**REQUIRED WORK:** From the data that follows, print exactly the lines starting at the one containing "3 straight boundaries divide the seismic" and ending at the one containing "- Z-13: -0.16·longitude"; include both of them and nothing more.

==================================================

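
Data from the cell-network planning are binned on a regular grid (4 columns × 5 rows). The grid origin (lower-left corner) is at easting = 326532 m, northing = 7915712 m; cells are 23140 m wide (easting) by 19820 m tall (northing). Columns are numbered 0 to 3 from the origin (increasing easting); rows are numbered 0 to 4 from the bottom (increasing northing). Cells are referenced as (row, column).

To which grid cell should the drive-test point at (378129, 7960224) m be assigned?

(2, 2)

Column index: ⌊(378129 − 326532) / 23140⌋ = ⌊2.230⌋ = 2
Row offset from origin: ⌊(7960224 − 7915712) / 19820⌋ = ⌊2.246⌋ = 2 → row 2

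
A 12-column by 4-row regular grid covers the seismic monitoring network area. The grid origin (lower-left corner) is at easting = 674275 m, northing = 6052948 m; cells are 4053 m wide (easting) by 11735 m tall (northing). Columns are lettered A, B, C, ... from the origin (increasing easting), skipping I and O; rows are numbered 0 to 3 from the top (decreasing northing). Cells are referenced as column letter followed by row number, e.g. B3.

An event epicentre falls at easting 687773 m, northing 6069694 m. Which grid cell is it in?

Column index: ⌊(687773 − 674275) / 4053⌋ = ⌊3.330⌋ = 3 → column D
Row offset from origin: ⌊(6069694 − 6052948) / 11735⌋ = ⌊1.427⌋ = 1 → row 2 (counted from top)

D2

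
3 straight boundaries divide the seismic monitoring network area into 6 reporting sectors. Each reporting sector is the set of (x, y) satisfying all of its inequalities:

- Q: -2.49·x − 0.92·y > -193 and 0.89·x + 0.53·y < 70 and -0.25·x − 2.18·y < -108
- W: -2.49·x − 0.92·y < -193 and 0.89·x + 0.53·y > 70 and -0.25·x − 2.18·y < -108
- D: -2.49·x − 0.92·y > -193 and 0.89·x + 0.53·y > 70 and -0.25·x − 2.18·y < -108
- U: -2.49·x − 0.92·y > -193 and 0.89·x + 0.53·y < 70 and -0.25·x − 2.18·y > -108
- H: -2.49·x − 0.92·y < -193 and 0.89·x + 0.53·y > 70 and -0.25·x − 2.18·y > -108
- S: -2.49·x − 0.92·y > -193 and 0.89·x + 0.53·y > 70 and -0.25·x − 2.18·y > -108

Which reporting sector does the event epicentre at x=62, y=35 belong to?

-2.49·62 − 0.92·35 = -186.580, which is > -193
0.89·62 + 0.53·35 = 73.730, which is > 70
-0.25·62 − 2.18·35 = -91.800, which is > -108
This sign pattern matches S.

S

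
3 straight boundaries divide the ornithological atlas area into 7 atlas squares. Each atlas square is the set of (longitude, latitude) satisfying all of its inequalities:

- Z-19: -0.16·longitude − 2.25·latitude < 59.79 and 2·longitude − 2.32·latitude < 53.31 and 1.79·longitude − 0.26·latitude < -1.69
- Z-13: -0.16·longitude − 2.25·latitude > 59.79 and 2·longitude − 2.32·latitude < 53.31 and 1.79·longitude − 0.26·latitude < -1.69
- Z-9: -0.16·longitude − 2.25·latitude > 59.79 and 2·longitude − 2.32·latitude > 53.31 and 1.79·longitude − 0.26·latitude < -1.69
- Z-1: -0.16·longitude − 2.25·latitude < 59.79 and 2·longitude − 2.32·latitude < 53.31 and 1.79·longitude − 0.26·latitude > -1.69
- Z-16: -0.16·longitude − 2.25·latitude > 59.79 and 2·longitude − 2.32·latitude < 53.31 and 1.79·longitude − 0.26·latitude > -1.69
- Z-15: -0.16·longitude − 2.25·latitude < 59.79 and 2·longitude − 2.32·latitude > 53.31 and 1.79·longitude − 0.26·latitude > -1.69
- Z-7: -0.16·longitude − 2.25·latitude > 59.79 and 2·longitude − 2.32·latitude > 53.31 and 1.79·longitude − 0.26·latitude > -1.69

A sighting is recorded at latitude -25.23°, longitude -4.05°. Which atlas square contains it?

-0.16·-4.05 − 2.25·-25.23 = 57.416, which is < 59.79
2·-4.05 − 2.32·-25.23 = 50.434, which is < 53.31
1.79·-4.05 − 0.26·-25.23 = -0.690, which is > -1.69
This sign pattern matches Z-1.

Z-1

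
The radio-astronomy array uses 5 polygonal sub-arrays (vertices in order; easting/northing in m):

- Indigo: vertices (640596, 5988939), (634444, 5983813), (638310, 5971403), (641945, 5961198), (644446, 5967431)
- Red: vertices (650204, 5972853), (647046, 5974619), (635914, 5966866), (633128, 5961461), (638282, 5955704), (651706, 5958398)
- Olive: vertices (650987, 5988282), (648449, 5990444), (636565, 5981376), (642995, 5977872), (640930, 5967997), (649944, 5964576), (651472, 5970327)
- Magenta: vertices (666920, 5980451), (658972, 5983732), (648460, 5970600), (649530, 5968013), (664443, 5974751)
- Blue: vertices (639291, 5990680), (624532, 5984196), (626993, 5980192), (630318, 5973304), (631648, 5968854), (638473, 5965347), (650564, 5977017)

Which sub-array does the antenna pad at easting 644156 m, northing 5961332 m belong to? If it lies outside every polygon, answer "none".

Red

Cast a ray rightward from (644156, 5961332). For each polygon, the edges (by vertex number in listed order) whose endpoints lie on opposite sides of northing = 5961332, where each meets that height, and whether that is right or left of the point:
Indigo: 3–4 at easting≈641897.3 (left), 4–5 at easting≈641998.8 (left) → 0 crossings.
Red: 4–5 at easting≈633243.5 (left), 6–1 at easting≈651401.1 (right) → 1 crossing.
Olive: no edge straddles that height → 0 crossings.
Magenta: no edge straddles that height → 0 crossings.
Blue: no edge straddles that height → 0 crossings.
Only Red has an odd count, so the point is inside Red.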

==================================================

**REPLY TO THE TASK:**
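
3 straight boundaries divide the seismic monitoring network area into 6 reporting sectors. Each reporting sector is the set of (x, y) satisfying all of its inequalities:

- Q: -2.49·x − 0.92·y > -193 and 0.89·x + 0.53·y < 70 and -0.25·x − 2.18·y < -108
- W: -2.49·x − 0.92·y < -193 and 0.89·x + 0.53·y > 70 and -0.25·x − 2.18·y < -108
- D: -2.49·x − 0.92·y > -193 and 0.89·x + 0.53·y > 70 and -0.25·x − 2.18·y < -108
- U: -2.49·x − 0.92·y > -193 and 0.89·x + 0.53·y < 70 and -0.25·x − 2.18·y > -108
- H: -2.49·x − 0.92·y < -193 and 0.89·x + 0.53·y > 70 and -0.25·x − 2.18·y > -108
- S: -2.49·x − 0.92·y > -193 and 0.89·x + 0.53·y > 70 and -0.25·x − 2.18·y > -108

Which reporting sector does the event epicentre at x=62, y=35 belong to?

-2.49·62 − 0.92·35 = -186.580, which is > -193
0.89·62 + 0.53·35 = 73.730, which is > 70
-0.25·62 − 2.18·35 = -91.800, which is > -108
This sign pattern matches S.

S

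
3 straight boundaries divide the ornithological atlas area into 7 atlas squares. Each atlas square is the set of (longitude, latitude) satisfying all of its inequalities:

- Z-19: -0.16·longitude − 2.25·latitude < 59.79 and 2·longitude − 2.32·latitude < 53.31 and 1.79·longitude − 0.26·latitude < -1.69
- Z-13: -0.16·longitude − 2.25·latitude > 59.79 and 2·longitude − 2.32·latitude < 53.31 and 1.79·longitude − 0.26·latitude < -1.69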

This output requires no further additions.